Stored items:
-=-=-
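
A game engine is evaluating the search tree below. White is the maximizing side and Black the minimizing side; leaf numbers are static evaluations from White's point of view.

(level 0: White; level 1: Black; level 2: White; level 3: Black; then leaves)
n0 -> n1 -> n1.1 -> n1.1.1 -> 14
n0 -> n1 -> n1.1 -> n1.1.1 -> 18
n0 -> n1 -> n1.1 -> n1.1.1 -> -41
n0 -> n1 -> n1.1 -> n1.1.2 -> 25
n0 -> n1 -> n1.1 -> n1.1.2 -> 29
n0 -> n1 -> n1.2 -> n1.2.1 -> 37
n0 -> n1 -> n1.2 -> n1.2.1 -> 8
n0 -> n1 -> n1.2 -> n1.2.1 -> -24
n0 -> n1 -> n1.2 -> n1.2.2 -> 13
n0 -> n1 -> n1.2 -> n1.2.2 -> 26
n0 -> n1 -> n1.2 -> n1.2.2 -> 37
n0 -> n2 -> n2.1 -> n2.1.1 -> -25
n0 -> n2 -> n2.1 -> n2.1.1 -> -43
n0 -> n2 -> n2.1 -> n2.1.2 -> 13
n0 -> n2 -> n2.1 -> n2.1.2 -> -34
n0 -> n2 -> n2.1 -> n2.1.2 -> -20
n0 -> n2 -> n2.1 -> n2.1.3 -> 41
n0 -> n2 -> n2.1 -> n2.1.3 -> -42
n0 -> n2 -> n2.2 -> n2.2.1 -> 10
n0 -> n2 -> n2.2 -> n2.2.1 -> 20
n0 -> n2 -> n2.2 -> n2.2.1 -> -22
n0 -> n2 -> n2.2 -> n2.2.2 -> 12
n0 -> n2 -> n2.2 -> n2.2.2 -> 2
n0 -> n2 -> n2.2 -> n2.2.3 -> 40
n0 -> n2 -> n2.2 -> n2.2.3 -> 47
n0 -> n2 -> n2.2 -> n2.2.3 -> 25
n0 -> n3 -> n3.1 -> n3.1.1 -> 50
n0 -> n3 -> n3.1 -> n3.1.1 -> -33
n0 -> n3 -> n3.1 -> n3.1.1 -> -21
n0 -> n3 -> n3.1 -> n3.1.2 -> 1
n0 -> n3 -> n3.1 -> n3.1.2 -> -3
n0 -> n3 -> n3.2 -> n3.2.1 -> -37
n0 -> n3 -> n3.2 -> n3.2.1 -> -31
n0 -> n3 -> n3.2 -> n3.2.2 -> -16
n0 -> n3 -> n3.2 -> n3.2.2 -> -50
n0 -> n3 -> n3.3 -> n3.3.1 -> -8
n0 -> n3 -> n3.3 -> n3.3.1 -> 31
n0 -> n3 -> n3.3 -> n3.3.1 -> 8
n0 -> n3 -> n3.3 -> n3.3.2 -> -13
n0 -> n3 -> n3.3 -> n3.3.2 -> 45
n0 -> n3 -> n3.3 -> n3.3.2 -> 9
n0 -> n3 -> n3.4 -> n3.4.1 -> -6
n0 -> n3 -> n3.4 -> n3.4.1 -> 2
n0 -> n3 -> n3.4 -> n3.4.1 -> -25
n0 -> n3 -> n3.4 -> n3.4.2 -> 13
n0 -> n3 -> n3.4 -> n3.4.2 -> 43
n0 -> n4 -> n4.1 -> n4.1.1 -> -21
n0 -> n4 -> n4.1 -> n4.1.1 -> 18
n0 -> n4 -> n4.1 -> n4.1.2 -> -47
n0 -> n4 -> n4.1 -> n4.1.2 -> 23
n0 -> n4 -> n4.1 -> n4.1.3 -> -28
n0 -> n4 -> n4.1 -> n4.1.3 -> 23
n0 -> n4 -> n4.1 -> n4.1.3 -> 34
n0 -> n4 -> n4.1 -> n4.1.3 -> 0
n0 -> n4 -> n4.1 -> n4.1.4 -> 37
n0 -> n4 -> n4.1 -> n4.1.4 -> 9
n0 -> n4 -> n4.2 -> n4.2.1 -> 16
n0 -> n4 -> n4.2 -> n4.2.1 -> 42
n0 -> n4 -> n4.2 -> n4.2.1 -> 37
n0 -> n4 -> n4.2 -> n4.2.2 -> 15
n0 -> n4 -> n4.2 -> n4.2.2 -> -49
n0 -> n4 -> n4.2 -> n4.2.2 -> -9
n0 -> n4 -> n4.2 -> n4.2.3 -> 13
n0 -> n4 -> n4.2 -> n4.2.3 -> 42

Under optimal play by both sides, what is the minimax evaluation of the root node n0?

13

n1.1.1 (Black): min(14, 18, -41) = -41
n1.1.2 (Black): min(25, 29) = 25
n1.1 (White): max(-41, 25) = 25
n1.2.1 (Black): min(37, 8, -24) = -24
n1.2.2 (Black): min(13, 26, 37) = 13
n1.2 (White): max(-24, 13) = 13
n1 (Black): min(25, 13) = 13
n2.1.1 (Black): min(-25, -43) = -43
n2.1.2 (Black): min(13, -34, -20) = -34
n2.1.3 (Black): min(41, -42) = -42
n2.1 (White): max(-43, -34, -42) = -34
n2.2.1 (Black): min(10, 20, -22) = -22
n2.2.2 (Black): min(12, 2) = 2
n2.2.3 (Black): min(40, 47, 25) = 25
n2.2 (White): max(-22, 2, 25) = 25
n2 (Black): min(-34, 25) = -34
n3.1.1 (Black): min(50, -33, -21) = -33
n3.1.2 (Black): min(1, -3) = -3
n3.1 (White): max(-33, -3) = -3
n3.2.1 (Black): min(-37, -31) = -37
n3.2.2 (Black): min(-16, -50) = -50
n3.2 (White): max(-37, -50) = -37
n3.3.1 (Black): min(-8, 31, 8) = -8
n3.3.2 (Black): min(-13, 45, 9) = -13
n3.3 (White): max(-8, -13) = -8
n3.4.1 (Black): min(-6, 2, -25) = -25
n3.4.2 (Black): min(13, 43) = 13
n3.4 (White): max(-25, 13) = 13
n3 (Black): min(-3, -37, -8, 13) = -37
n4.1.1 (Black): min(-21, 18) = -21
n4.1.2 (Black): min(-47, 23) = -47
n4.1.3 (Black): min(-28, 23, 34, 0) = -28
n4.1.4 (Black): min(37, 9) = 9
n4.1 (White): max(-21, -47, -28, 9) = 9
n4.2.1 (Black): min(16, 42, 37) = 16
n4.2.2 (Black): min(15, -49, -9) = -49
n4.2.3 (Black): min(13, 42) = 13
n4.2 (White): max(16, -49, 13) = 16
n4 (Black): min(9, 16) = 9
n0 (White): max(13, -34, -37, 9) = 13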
-=-=-
Task item: Extract from the records above the lines from the one containing "n0 -> n4 -> n4.1 -> n4.1.3 -> 23" to the one containing "n0 -> n4 -> n4.2 -> n4.2.1 -> 37", both lines included, exactly as they appear and with nothing else.

Your solution:
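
n0 -> n4 -> n4.1 -> n4.1.3 -> 23
n0 -> n4 -> n4.1 -> n4.1.3 -> 34
n0 -> n4 -> n4.1 -> n4.1.3 -> 0
n0 -> n4 -> n4.1 -> n4.1.4 -> 37
n0 -> n4 -> n4.1 -> n4.1.4 -> 9
n0 -> n4 -> n4.2 -> n4.2.1 -> 16
n0 -> n4 -> n4.2 -> n4.2.1 -> 42
n0 -> n4 -> n4.2 -> n4.2.1 -> 37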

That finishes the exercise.